Stored items:
══════════════════════════════

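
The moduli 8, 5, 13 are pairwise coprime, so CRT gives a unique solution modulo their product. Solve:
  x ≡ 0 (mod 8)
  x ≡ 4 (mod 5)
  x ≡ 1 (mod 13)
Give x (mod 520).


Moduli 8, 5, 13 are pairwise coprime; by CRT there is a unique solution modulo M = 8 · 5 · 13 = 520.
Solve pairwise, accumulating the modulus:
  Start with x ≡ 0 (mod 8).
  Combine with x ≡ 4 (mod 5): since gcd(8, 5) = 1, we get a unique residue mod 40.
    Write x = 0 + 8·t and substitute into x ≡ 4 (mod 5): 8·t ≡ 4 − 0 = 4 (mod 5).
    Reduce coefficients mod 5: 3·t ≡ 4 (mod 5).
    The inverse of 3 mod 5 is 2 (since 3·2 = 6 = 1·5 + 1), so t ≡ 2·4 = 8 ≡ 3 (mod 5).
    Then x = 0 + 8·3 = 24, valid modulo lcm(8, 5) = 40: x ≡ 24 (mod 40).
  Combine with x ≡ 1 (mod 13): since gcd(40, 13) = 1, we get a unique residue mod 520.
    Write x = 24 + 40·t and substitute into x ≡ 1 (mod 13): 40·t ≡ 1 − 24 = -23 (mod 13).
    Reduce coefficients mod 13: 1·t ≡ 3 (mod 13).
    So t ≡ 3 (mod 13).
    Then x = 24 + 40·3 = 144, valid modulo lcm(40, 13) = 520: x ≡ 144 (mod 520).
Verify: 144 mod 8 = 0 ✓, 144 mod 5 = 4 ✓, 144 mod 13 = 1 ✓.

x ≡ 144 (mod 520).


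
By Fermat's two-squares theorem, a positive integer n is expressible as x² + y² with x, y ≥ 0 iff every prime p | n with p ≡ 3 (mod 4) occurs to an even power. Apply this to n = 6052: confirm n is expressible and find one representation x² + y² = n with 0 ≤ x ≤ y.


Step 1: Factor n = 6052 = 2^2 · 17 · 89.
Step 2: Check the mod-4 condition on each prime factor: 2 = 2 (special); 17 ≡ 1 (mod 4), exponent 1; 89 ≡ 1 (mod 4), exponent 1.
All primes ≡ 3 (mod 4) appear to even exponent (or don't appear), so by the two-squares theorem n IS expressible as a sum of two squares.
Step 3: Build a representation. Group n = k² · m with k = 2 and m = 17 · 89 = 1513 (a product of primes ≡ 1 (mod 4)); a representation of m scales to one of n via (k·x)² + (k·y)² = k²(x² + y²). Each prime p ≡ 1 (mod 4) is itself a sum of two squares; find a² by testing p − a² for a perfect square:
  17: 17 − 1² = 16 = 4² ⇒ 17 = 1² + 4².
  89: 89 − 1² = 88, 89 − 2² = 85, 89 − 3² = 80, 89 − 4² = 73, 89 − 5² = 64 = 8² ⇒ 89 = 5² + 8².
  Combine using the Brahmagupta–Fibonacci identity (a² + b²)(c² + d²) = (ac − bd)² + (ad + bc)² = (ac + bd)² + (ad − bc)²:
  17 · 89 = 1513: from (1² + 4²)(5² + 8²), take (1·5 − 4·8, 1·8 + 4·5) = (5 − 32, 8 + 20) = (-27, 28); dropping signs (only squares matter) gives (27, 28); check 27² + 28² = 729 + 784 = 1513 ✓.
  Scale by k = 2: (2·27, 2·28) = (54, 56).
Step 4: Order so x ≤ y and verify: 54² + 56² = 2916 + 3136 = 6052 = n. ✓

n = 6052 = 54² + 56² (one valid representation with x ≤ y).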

══════════════════════════════

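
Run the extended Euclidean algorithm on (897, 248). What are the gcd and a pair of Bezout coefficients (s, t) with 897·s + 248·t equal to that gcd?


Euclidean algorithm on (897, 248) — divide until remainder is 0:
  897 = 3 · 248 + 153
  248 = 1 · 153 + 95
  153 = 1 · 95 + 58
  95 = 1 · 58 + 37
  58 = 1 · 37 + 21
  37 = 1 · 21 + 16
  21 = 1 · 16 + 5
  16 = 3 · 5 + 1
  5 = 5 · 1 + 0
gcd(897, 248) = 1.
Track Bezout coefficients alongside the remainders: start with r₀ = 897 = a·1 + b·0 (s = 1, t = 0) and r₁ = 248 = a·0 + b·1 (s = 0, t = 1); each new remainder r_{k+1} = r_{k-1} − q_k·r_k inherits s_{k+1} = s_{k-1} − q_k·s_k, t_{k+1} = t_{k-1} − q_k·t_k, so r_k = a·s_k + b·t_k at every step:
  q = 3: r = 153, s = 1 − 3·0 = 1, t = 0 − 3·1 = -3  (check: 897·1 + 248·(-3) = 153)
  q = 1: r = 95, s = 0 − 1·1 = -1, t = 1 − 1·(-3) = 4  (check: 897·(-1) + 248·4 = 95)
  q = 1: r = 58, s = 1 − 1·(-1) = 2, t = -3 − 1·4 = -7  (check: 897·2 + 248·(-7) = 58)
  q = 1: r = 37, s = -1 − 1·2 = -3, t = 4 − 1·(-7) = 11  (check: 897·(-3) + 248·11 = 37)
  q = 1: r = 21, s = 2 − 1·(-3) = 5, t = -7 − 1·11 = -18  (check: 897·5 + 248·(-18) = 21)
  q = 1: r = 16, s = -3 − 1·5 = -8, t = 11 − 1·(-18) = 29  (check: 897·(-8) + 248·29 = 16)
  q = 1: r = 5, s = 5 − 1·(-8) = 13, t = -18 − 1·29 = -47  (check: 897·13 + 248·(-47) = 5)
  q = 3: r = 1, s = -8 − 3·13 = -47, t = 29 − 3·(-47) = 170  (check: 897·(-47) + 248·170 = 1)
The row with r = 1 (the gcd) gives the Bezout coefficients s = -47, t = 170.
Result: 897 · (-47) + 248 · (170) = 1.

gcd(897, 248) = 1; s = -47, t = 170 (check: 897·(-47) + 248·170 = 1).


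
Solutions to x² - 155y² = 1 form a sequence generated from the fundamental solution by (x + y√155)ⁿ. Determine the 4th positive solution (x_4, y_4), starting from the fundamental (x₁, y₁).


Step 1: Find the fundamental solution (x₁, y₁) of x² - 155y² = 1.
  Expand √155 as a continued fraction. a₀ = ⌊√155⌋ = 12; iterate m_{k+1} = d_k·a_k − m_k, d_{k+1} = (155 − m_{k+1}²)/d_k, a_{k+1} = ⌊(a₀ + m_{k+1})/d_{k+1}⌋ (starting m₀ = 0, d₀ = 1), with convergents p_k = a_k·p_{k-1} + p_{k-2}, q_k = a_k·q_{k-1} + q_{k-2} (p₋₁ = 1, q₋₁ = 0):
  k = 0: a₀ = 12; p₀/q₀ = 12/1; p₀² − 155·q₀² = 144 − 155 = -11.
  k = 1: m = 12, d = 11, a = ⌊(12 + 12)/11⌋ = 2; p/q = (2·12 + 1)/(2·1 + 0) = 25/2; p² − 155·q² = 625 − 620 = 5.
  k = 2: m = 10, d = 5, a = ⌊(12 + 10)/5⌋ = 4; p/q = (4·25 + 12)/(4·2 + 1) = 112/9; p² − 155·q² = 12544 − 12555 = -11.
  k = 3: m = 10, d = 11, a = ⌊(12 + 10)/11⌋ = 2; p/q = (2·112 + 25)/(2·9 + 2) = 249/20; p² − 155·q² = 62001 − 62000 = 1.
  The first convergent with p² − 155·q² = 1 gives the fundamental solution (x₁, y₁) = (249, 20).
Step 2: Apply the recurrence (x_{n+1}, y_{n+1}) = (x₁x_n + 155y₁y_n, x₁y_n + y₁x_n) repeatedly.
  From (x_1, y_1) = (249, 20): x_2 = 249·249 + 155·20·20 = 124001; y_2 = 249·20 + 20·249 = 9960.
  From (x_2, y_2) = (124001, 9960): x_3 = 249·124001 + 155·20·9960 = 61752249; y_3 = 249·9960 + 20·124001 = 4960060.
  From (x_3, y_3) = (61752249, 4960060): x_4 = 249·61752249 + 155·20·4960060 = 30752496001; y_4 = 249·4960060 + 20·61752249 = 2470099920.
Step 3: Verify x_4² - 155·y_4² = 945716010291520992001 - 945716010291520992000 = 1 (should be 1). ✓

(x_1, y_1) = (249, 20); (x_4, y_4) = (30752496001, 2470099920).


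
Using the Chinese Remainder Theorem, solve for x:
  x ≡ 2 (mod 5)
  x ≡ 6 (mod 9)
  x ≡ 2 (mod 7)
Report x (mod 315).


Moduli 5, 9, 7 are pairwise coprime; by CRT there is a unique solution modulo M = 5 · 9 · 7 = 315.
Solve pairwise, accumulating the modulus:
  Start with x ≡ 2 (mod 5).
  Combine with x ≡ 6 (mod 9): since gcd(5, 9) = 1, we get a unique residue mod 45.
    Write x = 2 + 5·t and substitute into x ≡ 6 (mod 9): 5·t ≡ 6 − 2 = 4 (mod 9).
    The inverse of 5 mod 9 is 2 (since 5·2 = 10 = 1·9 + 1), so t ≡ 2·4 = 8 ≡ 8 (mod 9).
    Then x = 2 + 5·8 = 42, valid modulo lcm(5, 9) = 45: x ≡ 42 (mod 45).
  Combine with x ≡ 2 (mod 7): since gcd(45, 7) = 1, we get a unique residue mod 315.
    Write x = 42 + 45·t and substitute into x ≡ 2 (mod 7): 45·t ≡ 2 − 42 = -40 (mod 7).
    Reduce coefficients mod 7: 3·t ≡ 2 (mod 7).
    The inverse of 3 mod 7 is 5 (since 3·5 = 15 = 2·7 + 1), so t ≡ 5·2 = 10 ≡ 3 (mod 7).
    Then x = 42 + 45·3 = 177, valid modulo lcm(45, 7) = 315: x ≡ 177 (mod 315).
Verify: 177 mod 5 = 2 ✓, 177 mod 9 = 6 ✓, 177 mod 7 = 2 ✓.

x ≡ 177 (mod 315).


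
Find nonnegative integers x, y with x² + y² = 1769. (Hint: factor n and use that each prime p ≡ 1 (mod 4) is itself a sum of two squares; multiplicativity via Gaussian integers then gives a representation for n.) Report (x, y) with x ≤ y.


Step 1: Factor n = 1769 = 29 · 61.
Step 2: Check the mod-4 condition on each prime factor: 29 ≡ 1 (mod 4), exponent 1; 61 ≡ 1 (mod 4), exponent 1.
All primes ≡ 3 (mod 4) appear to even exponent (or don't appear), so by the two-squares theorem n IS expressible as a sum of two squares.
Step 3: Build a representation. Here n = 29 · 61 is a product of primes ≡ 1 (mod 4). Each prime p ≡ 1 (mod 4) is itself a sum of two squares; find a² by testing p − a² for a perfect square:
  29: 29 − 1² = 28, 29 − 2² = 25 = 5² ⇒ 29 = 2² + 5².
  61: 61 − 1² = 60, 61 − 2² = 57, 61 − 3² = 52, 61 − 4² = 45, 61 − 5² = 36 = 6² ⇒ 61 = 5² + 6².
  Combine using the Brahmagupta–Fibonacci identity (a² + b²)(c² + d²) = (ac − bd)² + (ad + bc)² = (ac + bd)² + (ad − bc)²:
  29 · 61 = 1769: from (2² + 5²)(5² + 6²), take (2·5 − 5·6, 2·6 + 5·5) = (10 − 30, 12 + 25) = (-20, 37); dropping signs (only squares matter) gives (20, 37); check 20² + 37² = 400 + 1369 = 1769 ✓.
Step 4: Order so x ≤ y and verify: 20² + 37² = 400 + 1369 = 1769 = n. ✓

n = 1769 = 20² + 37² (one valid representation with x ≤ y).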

══════════════════════════════

**WHAT IS BEING ASKED:** Return only the lines between the one holding "Solutions to x²" and the one holding "Using the Chinese", inclusive, exactly as they appear above.

**RESPONSE TO THE EXERCISE:**
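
Solutions to x² - 155y² = 1 form a sequence generated from the fundamental solution by (x + y√155)ⁿ. Determine the 4th positive solution (x_4, y_4), starting from the fundamental (x₁, y₁).


Step 1: Find the fundamental solution (x₁, y₁) of x² - 155y² = 1.
  Expand √155 as a continued fraction. a₀ = ⌊√155⌋ = 12; iterate m_{k+1} = d_k·a_k − m_k, d_{k+1} = (155 − m_{k+1}²)/d_k, a_{k+1} = ⌊(a₀ + m_{k+1})/d_{k+1}⌋ (starting m₀ = 0, d₀ = 1), with convergents p_k = a_k·p_{k-1} + p_{k-2}, q_k = a_k·q_{k-1} + q_{k-2} (p₋₁ = 1, q₋₁ = 0):
  k = 0: a₀ = 12; p₀/q₀ = 12/1; p₀² − 155·q₀² = 144 − 155 = -11.
  k = 1: m = 12, d = 11, a = ⌊(12 + 12)/11⌋ = 2; p/q = (2·12 + 1)/(2·1 + 0) = 25/2; p² − 155·q² = 625 − 620 = 5.
  k = 2: m = 10, d = 5, a = ⌊(12 + 10)/5⌋ = 4; p/q = (4·25 + 12)/(4·2 + 1) = 112/9; p² − 155·q² = 12544 − 12555 = -11.
  k = 3: m = 10, d = 11, a = ⌊(12 + 10)/11⌋ = 2; p/q = (2·112 + 25)/(2·9 + 2) = 249/20; p² − 155·q² = 62001 − 62000 = 1.
  The first convergent with p² − 155·q² = 1 gives the fundamental solution (x₁, y₁) = (249, 20).
Step 2: Apply the recurrence (x_{n+1}, y_{n+1}) = (x₁x_n + 155y₁y_n, x₁y_n + y₁x_n) repeatedly.
  From (x_1, y_1) = (249, 20): x_2 = 249·249 + 155·20·20 = 124001; y_2 = 249·20 + 20·249 = 9960.
  From (x_2, y_2) = (124001, 9960): x_3 = 249·124001 + 155·20·9960 = 61752249; y_3 = 249·9960 + 20·124001 = 4960060.
  From (x_3, y_3) = (61752249, 4960060): x_4 = 249·61752249 + 155·20·4960060 = 30752496001; y_4 = 249·4960060 + 20·61752249 = 2470099920.
Step 3: Verify x_4² - 155·y_4² = 945716010291520992001 - 945716010291520992000 = 1 (should be 1). ✓

(x_1, y_1) = (249, 20); (x_4, y_4) = (30752496001, 2470099920).


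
Using the Chinese Remainder Theorem, solve for x: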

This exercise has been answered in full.